EXERCISE DESCRIPTION - All entries are to be returned verbatim.

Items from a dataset
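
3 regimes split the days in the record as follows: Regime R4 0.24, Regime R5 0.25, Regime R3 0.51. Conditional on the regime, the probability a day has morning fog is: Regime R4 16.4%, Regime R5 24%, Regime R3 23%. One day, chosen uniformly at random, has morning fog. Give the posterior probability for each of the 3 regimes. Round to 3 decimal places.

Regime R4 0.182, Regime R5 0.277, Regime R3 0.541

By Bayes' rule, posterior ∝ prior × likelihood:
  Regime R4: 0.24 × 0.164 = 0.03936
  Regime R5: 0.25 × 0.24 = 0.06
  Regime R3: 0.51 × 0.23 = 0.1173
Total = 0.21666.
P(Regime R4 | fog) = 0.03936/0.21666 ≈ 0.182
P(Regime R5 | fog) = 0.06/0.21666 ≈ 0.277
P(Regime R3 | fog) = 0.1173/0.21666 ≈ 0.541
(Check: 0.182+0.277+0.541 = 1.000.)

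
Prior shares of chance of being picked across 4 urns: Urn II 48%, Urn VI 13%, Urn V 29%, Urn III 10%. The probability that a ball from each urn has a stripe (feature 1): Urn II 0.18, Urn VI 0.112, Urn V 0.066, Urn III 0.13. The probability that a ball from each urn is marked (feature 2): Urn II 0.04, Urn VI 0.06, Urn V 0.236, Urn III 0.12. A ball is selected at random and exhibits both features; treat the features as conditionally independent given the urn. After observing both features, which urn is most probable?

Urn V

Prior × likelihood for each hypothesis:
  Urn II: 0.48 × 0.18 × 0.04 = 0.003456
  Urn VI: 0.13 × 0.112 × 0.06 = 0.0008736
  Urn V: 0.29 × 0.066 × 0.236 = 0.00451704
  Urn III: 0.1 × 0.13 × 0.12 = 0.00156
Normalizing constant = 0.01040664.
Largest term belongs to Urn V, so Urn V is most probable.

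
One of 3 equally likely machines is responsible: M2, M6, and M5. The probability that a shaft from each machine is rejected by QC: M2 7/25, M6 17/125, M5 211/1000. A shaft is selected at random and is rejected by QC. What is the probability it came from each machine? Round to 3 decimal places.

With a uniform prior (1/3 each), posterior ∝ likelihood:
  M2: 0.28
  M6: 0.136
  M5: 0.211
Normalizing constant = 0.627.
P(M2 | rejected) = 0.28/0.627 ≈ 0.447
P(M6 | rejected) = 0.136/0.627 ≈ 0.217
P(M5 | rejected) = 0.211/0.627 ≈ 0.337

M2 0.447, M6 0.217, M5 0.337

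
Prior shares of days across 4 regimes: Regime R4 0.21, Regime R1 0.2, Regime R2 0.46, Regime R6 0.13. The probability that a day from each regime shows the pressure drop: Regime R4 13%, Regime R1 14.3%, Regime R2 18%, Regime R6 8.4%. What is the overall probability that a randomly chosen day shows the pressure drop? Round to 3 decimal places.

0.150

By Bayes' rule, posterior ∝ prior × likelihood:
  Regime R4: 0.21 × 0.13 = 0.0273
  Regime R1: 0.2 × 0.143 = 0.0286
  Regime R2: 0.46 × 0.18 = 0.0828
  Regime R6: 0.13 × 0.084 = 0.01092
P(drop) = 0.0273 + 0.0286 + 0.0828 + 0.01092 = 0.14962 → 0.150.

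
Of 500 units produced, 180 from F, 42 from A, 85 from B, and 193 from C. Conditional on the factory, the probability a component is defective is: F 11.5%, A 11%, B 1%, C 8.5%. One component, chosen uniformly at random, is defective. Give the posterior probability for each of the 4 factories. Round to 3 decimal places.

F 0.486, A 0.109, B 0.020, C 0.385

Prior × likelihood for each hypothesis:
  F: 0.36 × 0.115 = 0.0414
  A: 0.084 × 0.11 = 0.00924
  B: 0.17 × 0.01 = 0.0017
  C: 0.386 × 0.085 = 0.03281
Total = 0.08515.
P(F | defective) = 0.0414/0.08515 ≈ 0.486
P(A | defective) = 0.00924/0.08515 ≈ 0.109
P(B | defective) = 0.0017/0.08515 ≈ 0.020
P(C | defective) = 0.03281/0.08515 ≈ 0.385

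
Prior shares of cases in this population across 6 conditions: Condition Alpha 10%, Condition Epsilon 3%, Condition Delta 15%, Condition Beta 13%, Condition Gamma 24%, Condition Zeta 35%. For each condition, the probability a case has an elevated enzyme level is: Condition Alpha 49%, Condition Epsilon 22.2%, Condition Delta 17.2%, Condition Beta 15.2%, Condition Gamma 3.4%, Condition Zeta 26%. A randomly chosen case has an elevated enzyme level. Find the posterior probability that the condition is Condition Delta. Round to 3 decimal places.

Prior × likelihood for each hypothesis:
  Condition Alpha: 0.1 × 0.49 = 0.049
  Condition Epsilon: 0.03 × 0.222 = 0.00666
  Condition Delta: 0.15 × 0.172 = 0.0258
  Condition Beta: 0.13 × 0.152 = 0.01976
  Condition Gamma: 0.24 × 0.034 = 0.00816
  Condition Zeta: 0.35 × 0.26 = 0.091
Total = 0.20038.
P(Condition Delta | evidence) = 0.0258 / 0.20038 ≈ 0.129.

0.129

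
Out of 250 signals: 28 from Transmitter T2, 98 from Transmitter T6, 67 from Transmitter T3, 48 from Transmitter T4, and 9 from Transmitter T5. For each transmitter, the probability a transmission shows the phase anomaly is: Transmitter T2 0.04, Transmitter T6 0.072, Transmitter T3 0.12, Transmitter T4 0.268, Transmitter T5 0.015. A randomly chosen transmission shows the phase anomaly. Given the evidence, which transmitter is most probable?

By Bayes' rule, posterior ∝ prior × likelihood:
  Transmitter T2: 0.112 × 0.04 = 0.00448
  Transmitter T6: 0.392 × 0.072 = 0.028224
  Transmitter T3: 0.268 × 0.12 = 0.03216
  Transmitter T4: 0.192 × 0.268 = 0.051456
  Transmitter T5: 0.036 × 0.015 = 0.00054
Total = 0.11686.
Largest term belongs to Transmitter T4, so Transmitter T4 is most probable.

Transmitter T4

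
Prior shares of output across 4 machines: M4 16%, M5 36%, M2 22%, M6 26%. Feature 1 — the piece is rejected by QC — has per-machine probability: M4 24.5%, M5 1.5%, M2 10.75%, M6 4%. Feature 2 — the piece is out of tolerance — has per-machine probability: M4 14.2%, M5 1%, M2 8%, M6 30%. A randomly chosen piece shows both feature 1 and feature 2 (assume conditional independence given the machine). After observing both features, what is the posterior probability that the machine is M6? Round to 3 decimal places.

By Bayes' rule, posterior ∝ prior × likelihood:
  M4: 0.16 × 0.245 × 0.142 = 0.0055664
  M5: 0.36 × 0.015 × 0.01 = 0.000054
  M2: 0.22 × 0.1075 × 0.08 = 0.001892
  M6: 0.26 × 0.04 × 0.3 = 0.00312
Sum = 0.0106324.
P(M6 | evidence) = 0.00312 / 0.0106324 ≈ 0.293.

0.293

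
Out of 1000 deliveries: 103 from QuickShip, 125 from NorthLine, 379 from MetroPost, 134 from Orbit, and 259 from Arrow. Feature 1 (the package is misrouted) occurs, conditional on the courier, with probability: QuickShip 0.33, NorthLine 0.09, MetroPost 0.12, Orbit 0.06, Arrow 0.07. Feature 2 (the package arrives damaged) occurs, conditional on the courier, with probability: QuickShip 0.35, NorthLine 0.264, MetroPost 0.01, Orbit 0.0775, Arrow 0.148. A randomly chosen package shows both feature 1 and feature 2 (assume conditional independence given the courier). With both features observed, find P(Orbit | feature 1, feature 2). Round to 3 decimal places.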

SOLUTION -
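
3 regimes split the days in the record as follows: Regime R4 0.24, Regime R5 0.25, Regime R3 0.51. Conditional on the regime, the probability a day has morning fog is: Regime R4 16.4%, Regime R5 24%, Regime R3 23%. One day, chosen uniformly at random, has morning fog. Give the posterior probability for each of the 3 regimes. Round to 3 decimal places.

Regime R4 0.182, Regime R5 0.277, Regime R3 0.541

By Bayes' rule, posterior ∝ prior × likelihood:
  Regime R4: 0.24 × 0.164 = 0.03936
  Regime R5: 0.25 × 0.24 = 0.06
  Regime R3: 0.51 × 0.23 = 0.1173
Total = 0.21666.
P(Regime R4 | fog) = 0.03936/0.21666 ≈ 0.182
P(Regime R5 | fog) = 0.06/0.21666 ≈ 0.277
P(Regime R3 | fog) = 0.1173/0.21666 ≈ 0.541
(Check: 0.182+0.277+0.541 = 1.000.)

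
Prior shares of chance of being picked across 4 urns: Urn II 48%, Urn VI 13%, Urn V 29%, Urn III 10%. The probability that a ball from each urn has a stripe (feature 1): Urn II 0.18, Urn VI 0.112, Urn V 0.066, Urn III 0.13. The probability that a ball from each urn is marked (feature 2): Urn II 0.04, Urn VI 0.06, Urn V 0.236, Urn III 0.12. A ball is selected at random and exhibits both features; treat the features as conditionally independent given the urn. After observing both features, which urn is most probable?

Urn V

Prior × likelihood for each hypothesis:
  Urn II: 0.48 × 0.18 × 0.04 = 0.003456
  Urn VI: 0.13 × 0.112 × 0.06 = 0.0008736
  Urn V: 0.29 × 0.066 × 0.236 = 0.00451704
  Urn III: 0.1 × 0.13 × 0.12 = 0.00156
Normalizing constant = 0.01040664.
Largest term belongs to Urn V, so Urn V is most probable.

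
One of 3 equally likely machines is responsible: M2, M6, and M5. The probability that a shaft from each machine is rejected by QC: M2 7/25, M6 17/125, M5 211/1000. A shaft is selected at random and is rejected by QC. What is the probability it came from each machine? Round to 3 decimal places.

With a uniform prior (1/3 each), posterior ∝ likelihood:
  M2: 0.28
  M6: 0.136
  M5: 0.211
Normalizing constant = 0.627.
P(M2 | rejected) = 0.28/0.627 ≈ 0.447
P(M6 | rejected) = 0.136/0.627 ≈ 0.217
P(M5 | rejected) = 0.211/0.627 ≈ 0.337

M2 0.447, M6 0.217, M5 0.337

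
Prior shares of days across 4 regimes: Regime R4 0.21, Regime R1 0.2, Regime R2 0.46, Regime R6 0.13. The probability that a day from each regime shows the pressure drop: Regime R4 13%, Regime R1 14.3%, Regime R2 18%, Regime R6 8.4%. What is the overall probability that a randomly chosen day shows the pressure drop? Round to 3 decimal places.

0.150

By Bayes' rule, posterior ∝ prior × likelihood:
  Regime R4: 0.21 × 0.13 = 0.0273
  Regime R1: 0.2 × 0.143 = 0.0286
  Regime R2: 0.46 × 0.18 = 0.0828
  Regime R6: 0.13 × 0.084 = 0.01092
P(drop) = 0.0273 + 0.0286 + 0.0828 + 0.01092 = 0.14962 → 0.150.

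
Of 500 units produced, 180 from F, 42 from A, 85 from B, and 193 from C. Conditional on the factory, the probability a component is defective is: F 11.5%, A 11%, B 1%, C 8.5%. One component, chosen uniformly at random, is defective. Give the posterior probability for each of the 4 factories. Round to 3 decimal places.

F 0.486, A 0.109, B 0.020, C 0.385

Prior × likelihood for each hypothesis:
  F: 0.36 × 0.115 = 0.0414
  A: 0.084 × 0.11 = 0.00924
  B: 0.17 × 0.01 = 0.0017
  C: 0.386 × 0.085 = 0.03281
Total = 0.08515.
P(F | defective) = 0.0414/0.08515 ≈ 0.486
P(A | defective) = 0.00924/0.08515 ≈ 0.109
P(B | defective) = 0.0017/0.08515 ≈ 0.020
P(C | defective) = 0.03281/0.08515 ≈ 0.385

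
Prior shares of cases in this population across 6 conditions: Condition Alpha 10%, Condition Epsilon 3%, Condition Delta 15%, Condition Beta 13%, Condition Gamma 24%, Condition Zeta 35%. For each condition, the probability a case has an elevated enzyme level is: Condition Alpha 49%, Condition Epsilon 22.2%, Condition Delta 17.2%, Condition Beta 15.2%, Condition Gamma 3.4%, Condition Zeta 26%. A randomly chosen case has an elevated enzyme level. Find the posterior probability that the condition is Condition Delta. Round to 3 decimal places.

Prior × likelihood for each hypothesis:
  Condition Alpha: 0.1 × 0.49 = 0.049
  Condition Epsilon: 0.03 × 0.222 = 0.00666
  Condition Delta: 0.15 × 0.172 = 0.0258
  Condition Beta: 0.13 × 0.152 = 0.01976
  Condition Gamma: 0.24 × 0.034 = 0.00816
  Condition Zeta: 0.35 × 0.26 = 0.091
Total = 0.20038.
P(Condition Delta | evidence) = 0.0258 / 0.20038 ≈ 0.129.

0.129

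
Out of 250 signals: 28 from Transmitter T2, 98 from Transmitter T6, 67 from Transmitter T3, 48 from Transmitter T4, and 9 from Transmitter T5. For each transmitter, the probability a transmission shows the phase anomaly is: Transmitter T2 0.04, Transmitter T6 0.072, Transmitter T3 0.12, Transmitter T4 0.268, Transmitter T5 0.015. A randomly chosen transmission shows the phase anomaly. Given the evidence, which transmitter is most probable?

By Bayes' rule, posterior ∝ prior × likelihood:
  Transmitter T2: 0.112 × 0.04 = 0.00448
  Transmitter T6: 0.392 × 0.072 = 0.028224
  Transmitter T3: 0.268 × 0.12 = 0.03216
  Transmitter T4: 0.192 × 0.268 = 0.051456
  Transmitter T5: 0.036 × 0.015 = 0.00054
Total = 0.11686.
Largest term belongs to Transmitter T4, so Transmitter T4 is most probable.

Transmitter T4

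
Prior shares of output across 4 machines: M4 16%, M5 36%, M2 22%, M6 26%. Feature 1 — the piece is rejected by QC — has per-machine probability: M4 24.5%, M5 1.5%, M2 10.75%, M6 4%. Feature 2 — the piece is out of tolerance — has per-machine probability: M4 14.2%, M5 1%, M2 8%, M6 30%. A randomly chosen piece shows both feature 1 and feature 2 (assume conditional independence given the machine). After observing both features, what is the posterior probability that the machine is M6? Round to 3 decimal places.

By Bayes' rule, posterior ∝ prior × likelihood:
  M4: 0.16 × 0.245 × 0.142 = 0.0055664
  M5: 0.36 × 0.015 × 0.01 = 0.000054
  M2: 0.22 × 0.1075 × 0.08 = 0.001892
  M6: 0.26 × 0.04 × 0.3 = 0.00312
Sum = 0.0106324.
P(M6 | evidence) = 0.00312 / 0.0106324 ≈ 0.293.

0.293

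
Out of 1000 deliveries: 103 from QuickShip, 125 from NorthLine, 379 from MetroPost, 134 from Orbit, and 259 from Arrow. Feature 1 (the package is misrouted) occurs, conditional on the courier, with probability: QuickShip 0.33, NorthLine 0.09, MetroPost 0.12, Orbit 0.06, Arrow 0.07. Feature 2 (the package arrives damaged) occurs, conditional on the courier, with probability: QuickShip 0.35, NorthLine 0.264, MetroPost 0.01, Orbit 0.0775, Arrow 0.148. A randomly chosen package shows both feature 1 and feature 2 (assume conditional independence given the courier). With both features observed, find P(Orbit | feature 1, feature 2). Round to 3 decimal places.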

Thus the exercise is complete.